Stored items
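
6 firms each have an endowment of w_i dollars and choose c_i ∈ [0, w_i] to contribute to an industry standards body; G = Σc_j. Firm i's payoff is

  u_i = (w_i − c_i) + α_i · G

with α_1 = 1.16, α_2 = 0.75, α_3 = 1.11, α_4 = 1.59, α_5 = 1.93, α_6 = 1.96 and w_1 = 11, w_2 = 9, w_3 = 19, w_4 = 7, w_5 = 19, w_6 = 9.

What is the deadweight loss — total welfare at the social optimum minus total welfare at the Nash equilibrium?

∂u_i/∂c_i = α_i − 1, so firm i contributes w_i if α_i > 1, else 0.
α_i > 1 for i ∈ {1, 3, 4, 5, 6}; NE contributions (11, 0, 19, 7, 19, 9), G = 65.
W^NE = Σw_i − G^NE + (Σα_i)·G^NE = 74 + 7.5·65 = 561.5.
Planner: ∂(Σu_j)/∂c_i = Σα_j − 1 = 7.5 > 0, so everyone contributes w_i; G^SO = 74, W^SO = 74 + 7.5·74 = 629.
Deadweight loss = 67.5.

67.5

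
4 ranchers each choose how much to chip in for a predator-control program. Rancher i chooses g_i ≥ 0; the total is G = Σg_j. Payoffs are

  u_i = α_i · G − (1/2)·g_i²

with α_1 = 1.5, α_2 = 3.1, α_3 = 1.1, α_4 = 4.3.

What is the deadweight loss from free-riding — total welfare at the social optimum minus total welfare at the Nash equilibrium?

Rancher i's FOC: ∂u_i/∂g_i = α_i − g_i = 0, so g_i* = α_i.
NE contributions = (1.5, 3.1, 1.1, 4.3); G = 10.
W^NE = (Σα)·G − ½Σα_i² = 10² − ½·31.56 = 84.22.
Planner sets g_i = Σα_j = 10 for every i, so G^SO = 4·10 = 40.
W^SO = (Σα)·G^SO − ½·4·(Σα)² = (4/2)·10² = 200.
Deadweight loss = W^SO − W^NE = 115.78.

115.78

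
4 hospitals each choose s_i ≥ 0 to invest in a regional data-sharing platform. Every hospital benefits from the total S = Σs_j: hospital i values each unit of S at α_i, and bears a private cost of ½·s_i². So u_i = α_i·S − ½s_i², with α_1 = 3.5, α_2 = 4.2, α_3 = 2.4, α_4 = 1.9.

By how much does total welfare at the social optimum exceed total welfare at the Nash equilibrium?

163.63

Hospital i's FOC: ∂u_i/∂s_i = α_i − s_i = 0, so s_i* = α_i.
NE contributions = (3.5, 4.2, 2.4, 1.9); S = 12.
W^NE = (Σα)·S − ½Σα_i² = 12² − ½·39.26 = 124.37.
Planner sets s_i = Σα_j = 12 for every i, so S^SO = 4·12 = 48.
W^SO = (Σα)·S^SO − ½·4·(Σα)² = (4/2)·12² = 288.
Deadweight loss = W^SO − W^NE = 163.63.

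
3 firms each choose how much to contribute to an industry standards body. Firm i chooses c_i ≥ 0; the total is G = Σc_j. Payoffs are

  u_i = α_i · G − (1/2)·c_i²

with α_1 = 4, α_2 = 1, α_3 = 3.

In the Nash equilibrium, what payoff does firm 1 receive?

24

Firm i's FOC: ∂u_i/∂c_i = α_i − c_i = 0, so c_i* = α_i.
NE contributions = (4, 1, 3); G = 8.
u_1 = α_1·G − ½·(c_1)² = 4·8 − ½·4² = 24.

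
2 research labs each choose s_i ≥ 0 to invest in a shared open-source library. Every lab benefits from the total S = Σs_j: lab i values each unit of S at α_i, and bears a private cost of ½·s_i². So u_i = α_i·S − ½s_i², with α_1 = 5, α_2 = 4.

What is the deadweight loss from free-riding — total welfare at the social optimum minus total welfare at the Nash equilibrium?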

---

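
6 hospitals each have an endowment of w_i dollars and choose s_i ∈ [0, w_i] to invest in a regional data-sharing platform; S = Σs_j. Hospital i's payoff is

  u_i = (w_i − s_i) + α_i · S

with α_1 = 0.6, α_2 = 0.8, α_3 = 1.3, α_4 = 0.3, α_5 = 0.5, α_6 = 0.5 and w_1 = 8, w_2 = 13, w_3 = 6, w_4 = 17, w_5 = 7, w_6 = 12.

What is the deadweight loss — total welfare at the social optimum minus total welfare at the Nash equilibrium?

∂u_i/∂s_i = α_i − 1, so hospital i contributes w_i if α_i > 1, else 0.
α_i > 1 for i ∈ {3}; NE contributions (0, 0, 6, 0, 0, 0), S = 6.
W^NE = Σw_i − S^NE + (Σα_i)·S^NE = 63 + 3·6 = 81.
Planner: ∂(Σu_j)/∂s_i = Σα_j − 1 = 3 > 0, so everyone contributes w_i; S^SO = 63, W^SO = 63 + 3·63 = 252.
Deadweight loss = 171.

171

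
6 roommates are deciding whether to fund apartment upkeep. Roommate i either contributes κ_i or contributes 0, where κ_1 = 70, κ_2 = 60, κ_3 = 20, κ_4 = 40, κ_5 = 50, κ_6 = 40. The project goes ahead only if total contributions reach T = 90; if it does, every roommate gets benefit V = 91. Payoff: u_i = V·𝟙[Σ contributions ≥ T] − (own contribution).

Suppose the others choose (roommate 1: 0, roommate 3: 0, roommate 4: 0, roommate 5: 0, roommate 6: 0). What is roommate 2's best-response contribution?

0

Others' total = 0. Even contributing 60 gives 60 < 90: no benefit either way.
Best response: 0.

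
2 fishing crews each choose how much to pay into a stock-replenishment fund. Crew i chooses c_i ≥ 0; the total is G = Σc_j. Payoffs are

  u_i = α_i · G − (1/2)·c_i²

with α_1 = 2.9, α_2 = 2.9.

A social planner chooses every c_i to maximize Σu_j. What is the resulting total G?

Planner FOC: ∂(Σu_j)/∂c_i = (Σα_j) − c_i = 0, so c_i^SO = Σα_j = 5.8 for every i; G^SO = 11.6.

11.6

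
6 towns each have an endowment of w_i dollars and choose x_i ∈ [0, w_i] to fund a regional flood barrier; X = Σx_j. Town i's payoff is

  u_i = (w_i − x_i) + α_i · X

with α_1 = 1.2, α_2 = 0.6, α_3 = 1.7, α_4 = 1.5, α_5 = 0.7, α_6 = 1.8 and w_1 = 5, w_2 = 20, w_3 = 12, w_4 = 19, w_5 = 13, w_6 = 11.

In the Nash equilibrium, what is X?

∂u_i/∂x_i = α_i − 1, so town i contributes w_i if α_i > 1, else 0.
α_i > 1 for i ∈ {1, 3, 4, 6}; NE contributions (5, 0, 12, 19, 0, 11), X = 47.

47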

#### [What to produce]
Search the entries above for "firms". Return every line that has it.

#### [Exercise answer]
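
6 firms each have an endowment of w_i dollars and choose c_i ∈ [0, w_i] to contribute to an industry standards body; G = Σc_j. Firm i's payoff is
3 firms each choose how much to contribute to an industry standards body. Firm i chooses c_i ≥ 0; the total is G = Σc_j. Payoffs are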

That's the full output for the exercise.